_WHAT THIS TASK INVOLVES_. Copy every record exactly. Nothing may be skipped.

____

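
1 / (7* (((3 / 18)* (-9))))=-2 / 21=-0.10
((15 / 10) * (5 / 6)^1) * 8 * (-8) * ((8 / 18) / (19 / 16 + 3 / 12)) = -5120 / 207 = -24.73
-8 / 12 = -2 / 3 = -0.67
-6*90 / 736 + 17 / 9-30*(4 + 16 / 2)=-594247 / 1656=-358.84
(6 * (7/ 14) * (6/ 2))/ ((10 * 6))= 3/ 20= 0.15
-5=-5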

____

_RESPONSE TO THIS EXERCISE_.
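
1 / (7* (((3 / 18)* (-9))))=-2 / 21=-0.10
((15 / 10) * (5 / 6)^1) * 8 * (-8) * ((8 / 18) / (19 / 16 + 3 / 12)) = -5120 / 207 = -24.73
-8 / 12 = -2 / 3 = -0.67
-6*90 / 736 + 17 / 9-30*(4 + 16 / 2)=-594247 / 1656=-358.84
(6 * (7/ 14) * (6/ 2))/ ((10 * 6))= 3/ 20= 0.15
-5=-5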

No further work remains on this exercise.